Assignment – Keeping every character intact, repeat the whole listing.

Data section –
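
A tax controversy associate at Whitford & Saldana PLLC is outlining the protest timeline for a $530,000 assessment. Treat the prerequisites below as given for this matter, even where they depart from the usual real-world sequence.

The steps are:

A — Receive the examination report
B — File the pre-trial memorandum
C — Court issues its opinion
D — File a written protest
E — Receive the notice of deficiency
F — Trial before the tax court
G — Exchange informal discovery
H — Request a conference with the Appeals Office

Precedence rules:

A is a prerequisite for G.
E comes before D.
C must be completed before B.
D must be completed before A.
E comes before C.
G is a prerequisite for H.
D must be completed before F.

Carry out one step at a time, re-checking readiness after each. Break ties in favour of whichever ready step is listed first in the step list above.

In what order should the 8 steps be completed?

Only E has no prerequisites, so it is first.
Now C and D have their prerequisites met. C is listed earlier, so C next.
B now also ready, so the ready set is {B, D}; B is listed earlier → B.
That leaves D as the only ready step → D.
Ready: A and F. A is listed earlier → A.
Ready: F and G. F is listed earlier → F.
G needed A, now all done → G.
H needed G, now all done → H.

E, C, B, D, A, F, G, H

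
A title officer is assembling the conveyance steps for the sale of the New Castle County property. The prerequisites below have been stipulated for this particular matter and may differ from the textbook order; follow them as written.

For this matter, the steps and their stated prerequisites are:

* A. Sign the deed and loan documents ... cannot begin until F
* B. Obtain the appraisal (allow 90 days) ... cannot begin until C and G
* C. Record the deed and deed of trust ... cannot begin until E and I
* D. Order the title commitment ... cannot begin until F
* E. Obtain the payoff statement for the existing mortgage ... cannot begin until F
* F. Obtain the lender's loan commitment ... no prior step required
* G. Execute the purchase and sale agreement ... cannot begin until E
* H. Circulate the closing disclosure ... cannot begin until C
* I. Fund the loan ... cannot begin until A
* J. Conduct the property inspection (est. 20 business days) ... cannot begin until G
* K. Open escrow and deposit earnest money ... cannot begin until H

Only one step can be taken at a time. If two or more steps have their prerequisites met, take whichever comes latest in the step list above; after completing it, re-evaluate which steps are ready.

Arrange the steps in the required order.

F, E, G, J, D, A, I, C, H, K, B

Only F has no prerequisites, so it is first.
E, D and A are all available; E is listed later → E.
G, D and A are all available; G is listed later → G.
J, D and A are all available; J is listed later → J.
Ready: D and A. D is listed later → D.
That leaves A as the only ready step → A.
Next only I has its prerequisites met → I.
C needed I and E, now all done → C.
Ready: H and B. H is listed later → H.
Now K and B have their prerequisites met. K is listed later, so K next.
B needed G and C, now all done → B.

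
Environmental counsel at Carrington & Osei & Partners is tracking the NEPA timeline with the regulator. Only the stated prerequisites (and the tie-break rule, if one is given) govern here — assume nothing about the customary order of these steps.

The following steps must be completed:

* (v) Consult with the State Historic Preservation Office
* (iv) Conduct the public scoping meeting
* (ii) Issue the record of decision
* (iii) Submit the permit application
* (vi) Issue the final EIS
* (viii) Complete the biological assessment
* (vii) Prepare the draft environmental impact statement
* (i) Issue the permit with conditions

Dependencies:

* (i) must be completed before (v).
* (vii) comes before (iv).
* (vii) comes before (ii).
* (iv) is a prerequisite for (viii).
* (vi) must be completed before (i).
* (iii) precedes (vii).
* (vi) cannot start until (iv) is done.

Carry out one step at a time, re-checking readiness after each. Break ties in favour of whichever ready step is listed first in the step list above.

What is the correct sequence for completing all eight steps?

(iii), (vii), (iv), (ii), (vi), (viii), (i), (v)

(iii) has no prerequisites → (iii) first.
(vii) is the only step now ready → (vii).
(iv) and (ii) are both available; (iv) is listed earlier → (iv).
(vi) and (viii) now also ready, so the ready set is {(ii), (vi), (viii)}; (ii) is listed earlier → (ii).
Ready: (vi) and (viii). (vi) is listed earlier → (vi).
(i) now also ready, so the ready set is {(viii), (i)}; (viii) is listed earlier → (viii).
(i) is the only step now ready → (i).
(v) is the only step now ready → (v).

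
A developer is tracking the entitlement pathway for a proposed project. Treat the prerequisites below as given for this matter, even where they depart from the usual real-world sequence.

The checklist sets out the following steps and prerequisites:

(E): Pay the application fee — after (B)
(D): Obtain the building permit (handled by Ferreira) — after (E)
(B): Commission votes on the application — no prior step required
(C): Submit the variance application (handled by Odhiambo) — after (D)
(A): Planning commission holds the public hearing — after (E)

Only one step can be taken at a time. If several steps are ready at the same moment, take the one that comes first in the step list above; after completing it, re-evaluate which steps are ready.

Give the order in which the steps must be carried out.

(B), (E), (D), (C), (A)

Only (B) has no prerequisites, so it is first.
Next only (E) has its prerequisites met → (E).
Now (D) and (A) have their prerequisites met. (D) is listed earlier, so (D) next.
(C) now also ready, so the ready set is {(C), (A)}; (C) is listed earlier → (C).
That leaves (A) as the only ready step → (A).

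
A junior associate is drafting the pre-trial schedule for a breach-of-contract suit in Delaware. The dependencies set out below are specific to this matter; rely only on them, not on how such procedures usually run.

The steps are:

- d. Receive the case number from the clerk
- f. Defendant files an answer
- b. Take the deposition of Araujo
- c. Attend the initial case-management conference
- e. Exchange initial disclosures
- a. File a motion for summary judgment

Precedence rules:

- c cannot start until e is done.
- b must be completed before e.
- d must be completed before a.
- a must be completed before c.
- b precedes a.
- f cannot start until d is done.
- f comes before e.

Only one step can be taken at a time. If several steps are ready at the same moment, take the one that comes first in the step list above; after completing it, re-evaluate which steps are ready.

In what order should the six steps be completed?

d and b have no prerequisites; d is listed earlier, so d is first.
Ready: f and b. f is listed earlier → f.
b is the only step now ready → b.
e and a are both available; e is listed earlier → e.
a needed d and b, now all done → a.
c needed e and a, now all done → c.

d f b e a c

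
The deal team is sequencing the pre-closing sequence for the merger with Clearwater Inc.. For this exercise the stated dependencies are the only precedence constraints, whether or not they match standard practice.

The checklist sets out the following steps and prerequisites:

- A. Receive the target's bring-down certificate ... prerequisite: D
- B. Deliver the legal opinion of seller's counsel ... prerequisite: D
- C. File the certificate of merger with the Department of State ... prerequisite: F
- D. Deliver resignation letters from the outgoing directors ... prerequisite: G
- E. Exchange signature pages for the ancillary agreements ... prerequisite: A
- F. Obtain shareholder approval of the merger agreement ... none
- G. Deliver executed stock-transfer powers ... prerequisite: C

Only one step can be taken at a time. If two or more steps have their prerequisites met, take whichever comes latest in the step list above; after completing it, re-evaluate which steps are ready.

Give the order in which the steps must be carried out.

Only F has no prerequisites, so it is first.
Next only C has its prerequisites met → C.
G is the only step now ready → G.
D needed G, now all done → D.
Now B and A have their prerequisites met. B is listed later, so B next.
A needed D, now all done → A.
E needed A, now all done → E.

F → C → G → D → B → A → E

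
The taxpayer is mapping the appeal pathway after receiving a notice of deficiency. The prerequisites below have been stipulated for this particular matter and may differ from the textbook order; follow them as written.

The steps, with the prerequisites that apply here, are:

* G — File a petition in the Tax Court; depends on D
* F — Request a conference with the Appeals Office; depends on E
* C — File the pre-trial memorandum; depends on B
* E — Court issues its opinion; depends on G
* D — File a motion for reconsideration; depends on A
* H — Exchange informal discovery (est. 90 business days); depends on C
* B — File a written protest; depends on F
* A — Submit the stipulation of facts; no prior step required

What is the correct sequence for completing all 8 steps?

A D G E F B C H

A is the only step with nothing outstanding, so it goes first.
D needed A, now all done → D.
G needed D, now all done → G.
Next only E has its prerequisites met → E.
F needed E, now all done → F.
B needed F, now all done → B.
C needed B, now all done → C.
Next only H has its prerequisites met → H.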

Reply to the task –
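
A tax controversy associate at Whitford & Saldana PLLC is outlining the protest timeline for a $530,000 assessment. Treat the prerequisites below as given for this matter, even where they depart from the usual real-world sequence.

The steps are:

A — Receive the examination report
B — File the pre-trial memorandum
C — Court issues its opinion
D — File a written protest
E — Receive the notice of deficiency
F — Trial before the tax court
G — Exchange informal discovery
H — Request a conference with the Appeals Office

Precedence rules:

A is a prerequisite for G.
E comes before D.
C must be completed before B.
D must be completed before A.
E comes before C.
G is a prerequisite for H.
D must be completed before F.

Carry out one step at a time, re-checking readiness after each. Break ties in favour of whichever ready step is listed first in the step list above.

In what order should the 8 steps be completed?

Only E has no prerequisites, so it is first.
Now C and D have their prerequisites met. C is listed earlier, so C next.
B now also ready, so the ready set is {B, D}; B is listed earlier → B.
That leaves D as the only ready step → D.
Ready: A and F. A is listed earlier → A.
Ready: F and G. F is listed earlier → F.
G needed A, now all done → G.
H needed G, now all done → H.

E, C, B, D, A, F, G, H

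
A title officer is assembling the conveyance steps for the sale of the New Castle County property. The prerequisites below have been stipulated for this particular matter and may differ from the textbook order; follow them as written.

For this matter, the steps and their stated prerequisites are:

* A. Sign the deed and loan documents ... cannot begin until F
* B. Obtain the appraisal (allow 90 days) ... cannot begin until C and G
* C. Record the deed and deed of trust ... cannot begin until E and I
* D. Order the title commitment ... cannot begin until F
* E. Obtain the payoff statement for the existing mortgage ... cannot begin until F
* F. Obtain the lender's loan commitment ... no prior step required
* G. Execute the purchase and sale agreement ... cannot begin until E
* H. Circulate the closing disclosure ... cannot begin until C
* I. Fund the loan ... cannot begin until A
* J. Conduct the property inspection (est. 20 business days) ... cannot begin until G
* K. Open escrow and deposit earnest money ... cannot begin until H

Only one step can be taken at a time. If two or more steps have their prerequisites met, take whichever comes latest in the step list above; after completing it, re-evaluate which steps are ready.

Arrange the steps in the required order.

F, E, G, J, D, A, I, C, H, K, B

Only F has no prerequisites, so it is first.
E, D and A are all available; E is listed later → E.
G, D and A are all available; G is listed later → G.
J, D and A are all available; J is listed later → J.
Ready: D and A. D is listed later → D.
That leaves A as the only ready step → A.
Next only I has its prerequisites met → I.
C needed I and E, now all done → C.
Ready: H and B. H is listed later → H.
Now K and B have their prerequisites met. K is listed later, so K next.
B needed G and C, now all done → B.

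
Environmental counsel at Carrington & Osei & Partners is tracking the NEPA timeline with the regulator. Only the stated prerequisites (and the tie-break rule, if one is given) govern here — assume nothing about the customary order of these steps.

The following steps must be completed:

* (v) Consult with the State Historic Preservation Office
* (iv) Conduct the public scoping meeting
* (ii) Issue the record of decision
* (iii) Submit the permit application
* (vi) Issue the final EIS
* (viii) Complete the biological assessment
* (vii) Prepare the draft environmental impact statement
* (i) Issue the permit with conditions

Dependencies:

* (i) must be completed before (v).
* (vii) comes before (iv).
* (vii) comes before (ii).
* (iv) is a prerequisite for (viii).
* (vi) must be completed before (i).
* (iii) precedes (vii).
* (vi) cannot start until (iv) is done.

Carry out one step at a time, re-checking readiness after each. Break ties in favour of whichever ready step is listed first in the step list above.

What is the correct sequence for completing all eight steps?

(iii), (vii), (iv), (ii), (vi), (viii), (i), (v)

(iii) has no prerequisites → (iii) first.
(vii) is the only step now ready → (vii).
(iv) and (ii) are both available; (iv) is listed earlier → (iv).
(vi) and (viii) now also ready, so the ready set is {(ii), (vi), (viii)}; (ii) is listed earlier → (ii).
Ready: (vi) and (viii). (vi) is listed earlier → (vi).
(i) now also ready, so the ready set is {(viii), (i)}; (viii) is listed earlier → (viii).
(i) is the only step now ready → (i).
(v) is the only step now ready → (v).

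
A developer is tracking the entitlement pathway for a proposed project. Treat the prerequisites below as given for this matter, even where they depart from the usual real-world sequence.

The checklist sets out the following steps and prerequisites:

(E): Pay the application fee — after (B)
(D): Obtain the building permit (handled by Ferreira) — after (E)
(B): Commission votes on the application — no prior step required
(C): Submit the variance application (handled by Odhiambo) — after (D)
(A): Planning commission holds the public hearing — after (E)

Only one step can be taken at a time. If several steps are ready at the same moment, take the one that comes first in the step list above; after completing it, re-evaluate which steps are ready.

Give the order in which the steps must be carried out.

(B), (E), (D), (C), (A)

Only (B) has no prerequisites, so it is first.
Next only (E) has its prerequisites met → (E).
Now (D) and (A) have their prerequisites met. (D) is listed earlier, so (D) next.
(C) now also ready, so the ready set is {(C), (A)}; (C) is listed earlier → (C).
That leaves (A) as the only ready step → (A).

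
A junior associate is drafting the pre-trial schedule for a breach-of-contract suit in Delaware. The dependencies set out below are specific to this matter; rely only on them, not on how such procedures usually run.

The steps are:

- d. Receive the case number from the clerk
- f. Defendant files an answer
- b. Take the deposition of Araujo
- c. Attend the initial case-management conference
- e. Exchange initial disclosures
- a. File a motion for summary judgment

Precedence rules:

- c cannot start until e is done.
- b must be completed before e.
- d must be completed before a.
- a must be completed before c.
- b precedes a.
- f cannot start until d is done.
- f comes before e.

Only one step can be taken at a time. If several steps are ready at the same moment, take the one that comes first in the step list above; after completing it, re-evaluate which steps are ready.

In what order should the six steps be completed?

d and b have no prerequisites; d is listed earlier, so d is first.
Ready: f and b. f is listed earlier → f.
b is the only step now ready → b.
e and a are both available; e is listed earlier → e.
a needed d and b, now all done → a.
c needed e and a, now all done → c.

d f b e a c

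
The deal team is sequencing the pre-closing sequence for the merger with Clearwater Inc.. For this exercise the stated dependencies are the only precedence constraints, whether or not they match standard practice.

The checklist sets out the following steps and prerequisites:

- A. Receive the target's bring-down certificate ... prerequisite: D
- B. Deliver the legal opinion of seller's counsel ... prerequisite: D
- C. File the certificate of merger with the Department of State ... prerequisite: F
- D. Deliver resignation letters from the outgoing directors ... prerequisite: G
- E. Exchange signature pages for the ancillary agreements ... prerequisite: A
- F. Obtain shareholder approval of the merger agreement ... none
- G. Deliver executed stock-transfer powers ... prerequisite: C

Only one step can be taken at a time. If two or more steps have their prerequisites met, take whichever comes latest in the step list above; after completing it, re-evaluate which steps are ready.

Give the order in which the steps must be carried out.

Only F has no prerequisites, so it is first.
Next only C has its prerequisites met → C.
G is the only step now ready → G.
D needed G, now all done → D.
Now B and A have their prerequisites met. B is listed later, so B next.
A needed D, now all done → A.
E needed A, now all done → E.

F → C → G → D → B → A → E

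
The taxpayer is mapping the appeal pathway after receiving a notice of deficiency. The prerequisites below have been stipulated for this particular matter and may differ from the textbook order; follow them as written.

The steps, with the prerequisites that apply here, are:

* G — File a petition in the Tax Court; depends on D
* F — Request a conference with the Appeals Office; depends on E
* C — File the pre-trial memorandum; depends on B
* E — Court issues its opinion; depends on G
* D — File a motion for reconsideration; depends on A
* H — Exchange informal discovery (est. 90 business days); depends on C
* B — File a written protest; depends on F
* A — Submit the stipulation of facts; no prior step required

What is the correct sequence for completing all 8 steps?

A D G E F B C H

A is the only step with nothing outstanding, so it goes first.
D needed A, now all done → D.
G needed D, now all done → G.
Next only E has its prerequisites met → E.
F needed E, now all done → F.
B needed F, now all done → B.
C needed B, now all done → C.
Next only H has its prerequisites met → H.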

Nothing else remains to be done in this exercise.